▶ [What is being asked]:
Nothing in the records may be changed; retype them in full.

[Records from a data collection]
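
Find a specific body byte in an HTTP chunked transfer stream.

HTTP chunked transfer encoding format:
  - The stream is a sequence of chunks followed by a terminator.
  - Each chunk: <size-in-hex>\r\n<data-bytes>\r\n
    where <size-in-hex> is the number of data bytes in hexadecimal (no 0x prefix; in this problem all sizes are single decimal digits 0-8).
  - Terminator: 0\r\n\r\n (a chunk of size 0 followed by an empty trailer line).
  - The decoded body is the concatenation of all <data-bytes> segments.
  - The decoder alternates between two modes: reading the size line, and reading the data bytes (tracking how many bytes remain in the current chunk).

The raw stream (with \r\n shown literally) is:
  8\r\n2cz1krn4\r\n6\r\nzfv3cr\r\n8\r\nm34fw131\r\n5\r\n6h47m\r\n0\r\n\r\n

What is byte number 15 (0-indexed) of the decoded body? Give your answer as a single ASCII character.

Answer: 3

Derivation:
Chunk 1: stream[0..1]='8' size=0x8=8, data at stream[3..11]='2cz1krn4' -> body[0..8], body so far='2cz1krn4'
Chunk 2: stream[13..14]='6' size=0x6=6, data at stream[16..22]='zfv3cr' -> body[8..14], body so far='2cz1krn4zfv3cr'
Chunk 3: stream[24..25]='8' size=0x8=8, data at stream[27..35]='m34fw131' -> body[14..22], body so far='2cz1krn4zfv3crm34fw131'
Chunk 4: stream[37..38]='5' size=0x5=5, data at stream[40..45]='6h47m' -> body[22..27], body so far='2cz1krn4zfv3crm34fw1316h47m'
Chunk 5: stream[47..48]='0' size=0 (terminator). Final body='2cz1krn4zfv3crm34fw1316h47m' (27 bytes)
Body byte 15 = '3'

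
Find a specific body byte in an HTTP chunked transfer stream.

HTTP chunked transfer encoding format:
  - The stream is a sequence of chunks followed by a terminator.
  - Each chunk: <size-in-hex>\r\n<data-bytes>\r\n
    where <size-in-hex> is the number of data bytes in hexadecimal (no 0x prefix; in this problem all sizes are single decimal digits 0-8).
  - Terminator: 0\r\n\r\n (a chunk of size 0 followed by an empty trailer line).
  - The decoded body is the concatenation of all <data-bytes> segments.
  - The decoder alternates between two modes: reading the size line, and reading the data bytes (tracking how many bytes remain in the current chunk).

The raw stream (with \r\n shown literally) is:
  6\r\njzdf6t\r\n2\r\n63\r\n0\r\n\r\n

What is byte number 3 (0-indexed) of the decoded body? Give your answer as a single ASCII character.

Chunk 1: stream[0..1]='6' size=0x6=6, data at stream[3..9]='jzdf6t' -> body[0..6], body so far='jzdf6t'
Chunk 2: stream[11..12]='2' size=0x2=2, data at stream[14..16]='63' -> body[6..8], body so far='jzdf6t63'
Chunk 3: stream[18..19]='0' size=0 (terminator). Final body='jzdf6t63' (8 bytes)
Body byte 3 = 'f'

Answer: f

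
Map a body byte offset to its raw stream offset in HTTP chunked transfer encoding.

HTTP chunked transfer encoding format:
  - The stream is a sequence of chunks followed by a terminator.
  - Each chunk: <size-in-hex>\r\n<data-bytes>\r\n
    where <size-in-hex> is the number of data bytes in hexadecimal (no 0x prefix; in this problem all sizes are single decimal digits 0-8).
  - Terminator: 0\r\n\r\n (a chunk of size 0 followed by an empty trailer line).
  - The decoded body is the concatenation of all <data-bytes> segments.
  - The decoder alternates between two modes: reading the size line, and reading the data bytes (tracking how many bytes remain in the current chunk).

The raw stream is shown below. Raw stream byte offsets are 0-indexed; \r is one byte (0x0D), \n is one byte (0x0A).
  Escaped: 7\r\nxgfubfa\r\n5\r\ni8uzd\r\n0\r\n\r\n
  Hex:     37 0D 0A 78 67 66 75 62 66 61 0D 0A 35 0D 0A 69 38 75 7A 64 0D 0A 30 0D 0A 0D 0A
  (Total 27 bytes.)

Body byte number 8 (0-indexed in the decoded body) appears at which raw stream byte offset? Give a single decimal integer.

Chunk 1: stream[0..1]='7' size=0x7=7, data at stream[3..10]='xgfubfa' -> body[0..7], body so far='xgfubfa'
Chunk 2: stream[12..13]='5' size=0x5=5, data at stream[15..20]='i8uzd' -> body[7..12], body so far='xgfubfai8uzd'
Chunk 3: stream[22..23]='0' size=0 (terminator). Final body='xgfubfai8uzd' (12 bytes)
Body byte 8 at stream offset 16

Answer: 16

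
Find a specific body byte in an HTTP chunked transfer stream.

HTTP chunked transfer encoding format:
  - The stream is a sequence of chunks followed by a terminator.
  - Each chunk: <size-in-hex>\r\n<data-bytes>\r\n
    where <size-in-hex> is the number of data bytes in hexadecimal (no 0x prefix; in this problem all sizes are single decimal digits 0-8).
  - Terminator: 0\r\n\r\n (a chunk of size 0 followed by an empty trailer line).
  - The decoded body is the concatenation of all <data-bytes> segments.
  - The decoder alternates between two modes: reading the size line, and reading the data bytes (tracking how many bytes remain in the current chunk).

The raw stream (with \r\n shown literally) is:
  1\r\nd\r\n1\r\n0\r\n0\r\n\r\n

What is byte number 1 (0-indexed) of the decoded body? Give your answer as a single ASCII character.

Answer: 0

Derivation:
Chunk 1: stream[0..1]='1' size=0x1=1, data at stream[3..4]='d' -> body[0..1], body so far='d'
Chunk 2: stream[6..7]='1' size=0x1=1, data at stream[9..10]='0' -> body[1..2], body so far='d0'
Chunk 3: stream[12..13]='0' size=0 (terminator). Final body='d0' (2 bytes)
Body byte 1 = '0'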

▶ [Your solution]:
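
Find a specific body byte in an HTTP chunked transfer stream.

HTTP chunked transfer encoding format:
  - The stream is a sequence of chunks followed by a terminator.
  - Each chunk: <size-in-hex>\r\n<data-bytes>\r\n
    where <size-in-hex> is the number of data bytes in hexadecimal (no 0x prefix; in this problem all sizes are single decimal digits 0-8).
  - Terminator: 0\r\n\r\n (a chunk of size 0 followed by an empty trailer line).
  - The decoded body is the concatenation of all <data-bytes> segments.
  - The decoder alternates between two modes: reading the size line, and reading the data bytes (tracking how many bytes remain in the current chunk).

The raw stream (with \r\n shown literally) is:
  8\r\n2cz1krn4\r\n6\r\nzfv3cr\r\n8\r\nm34fw131\r\n5\r\n6h47m\r\n0\r\n\r\n

What is byte number 15 (0-indexed) of the decoded body? Give your answer as a single ASCII character.

Answer: 3

Derivation:
Chunk 1: stream[0..1]='8' size=0x8=8, data at stream[3..11]='2cz1krn4' -> body[0..8], body so far='2cz1krn4'
Chunk 2: stream[13..14]='6' size=0x6=6, data at stream[16..22]='zfv3cr' -> body[8..14], body so far='2cz1krn4zfv3cr'
Chunk 3: stream[24..25]='8' size=0x8=8, data at stream[27..35]='m34fw131' -> body[14..22], body so far='2cz1krn4zfv3crm34fw131'
Chunk 4: stream[37..38]='5' size=0x5=5, data at stream[40..45]='6h47m' -> body[22..27], body so far='2cz1krn4zfv3crm34fw1316h47m'
Chunk 5: stream[47..48]='0' size=0 (terminator). Final body='2cz1krn4zfv3crm34fw1316h47m' (27 bytes)
Body byte 15 = '3'

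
Find a specific body byte in an HTTP chunked transfer stream.

HTTP chunked transfer encoding format:
  - The stream is a sequence of chunks followed by a terminator.
  - Each chunk: <size-in-hex>\r\n<data-bytes>\r\n
    where <size-in-hex> is the number of data bytes in hexadecimal (no 0x prefix; in this problem all sizes are single decimal digits 0-8).
  - Terminator: 0\r\n\r\n (a chunk of size 0 followed by an empty trailer line).
  - The decoded body is the concatenation of all <data-bytes> segments.
  - The decoder alternates between two modes: reading the size line, and reading the data bytes (tracking how many bytes remain in the current chunk).

The raw stream (with \r\n shown literally) is:
  6\r\njzdf6t\r\n2\r\n63\r\n0\r\n\r\n

What is byte number 3 (0-indexed) of the decoded body? Give your answer as a single ASCII character.

Chunk 1: stream[0..1]='6' size=0x6=6, data at stream[3..9]='jzdf6t' -> body[0..6], body so far='jzdf6t'
Chunk 2: stream[11..12]='2' size=0x2=2, data at stream[14..16]='63' -> body[6..8], body so far='jzdf6t63'
Chunk 3: stream[18..19]='0' size=0 (terminator). Final body='jzdf6t63' (8 bytes)
Body byte 3 = 'f'

Answer: f

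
Map a body byte offset to its raw stream offset in HTTP chunked transfer encoding.

HTTP chunked transfer encoding format:
  - The stream is a sequence of chunks followed by a terminator.
  - Each chunk: <size-in-hex>\r\n<data-bytes>\r\n
    where <size-in-hex> is the number of data bytes in hexadecimal (no 0x prefix; in this problem all sizes are single decimal digits 0-8).
  - Terminator: 0\r\n\r\n (a chunk of size 0 followed by an empty trailer line).
  - The decoded body is the concatenation of all <data-bytes> segments.
  - The decoder alternates between two modes: reading the size line, and reading the data bytes (tracking how many bytes remain in the current chunk).

The raw stream is shown below. Raw stream byte offsets are 0-indexed; \r is one byte (0x0D), \n is one byte (0x0A).
  Escaped: 7\r\nxgfubfa\r\n5\r\ni8uzd\r\n0\r\n\r\n
  Hex:     37 0D 0A 78 67 66 75 62 66 61 0D 0A 35 0D 0A 69 38 75 7A 64 0D 0A 30 0D 0A 0D 0A
  (Total 27 bytes.)

Body byte number 8 (0-indexed in the decoded body) appears at which raw stream byte offset? Give a single decimal integer.

Chunk 1: stream[0..1]='7' size=0x7=7, data at stream[3..10]='xgfubfa' -> body[0..7], body so far='xgfubfa'
Chunk 2: stream[12..13]='5' size=0x5=5, data at stream[15..20]='i8uzd' -> body[7..12], body so far='xgfubfai8uzd'
Chunk 3: stream[22..23]='0' size=0 (terminator). Final body='xgfubfai8uzd' (12 bytes)
Body byte 8 at stream offset 16

Answer: 16

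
Find a specific body byte in an HTTP chunked transfer stream.

HTTP chunked transfer encoding format:
  - The stream is a sequence of chunks followed by a terminator.
  - Each chunk: <size-in-hex>\r\n<data-bytes>\r\n
    where <size-in-hex> is the number of data bytes in hexadecimal (no 0x prefix; in this problem all sizes are single decimal digits 0-8).
  - Terminator: 0\r\n\r\n (a chunk of size 0 followed by an empty trailer line).
  - The decoded body is the concatenation of all <data-bytes> segments.
  - The decoder alternates between two modes: reading the size line, and reading the data bytes (tracking how many bytes remain in the current chunk).

The raw stream (with \r\n shown literally) is:
  1\r\nd\r\n1\r\n0\r\n0\r\n\r\n

What is byte number 1 (0-indexed) of the decoded body? Give your answer as a single ASCII character.

Answer: 0

Derivation:
Chunk 1: stream[0..1]='1' size=0x1=1, data at stream[3..4]='d' -> body[0..1], body so far='d'
Chunk 2: stream[6..7]='1' size=0x1=1, data at stream[9..10]='0' -> body[1..2], body so far='d0'
Chunk 3: stream[12..13]='0' size=0 (terminator). Final body='d0' (2 bytes)
Body byte 1 = '0'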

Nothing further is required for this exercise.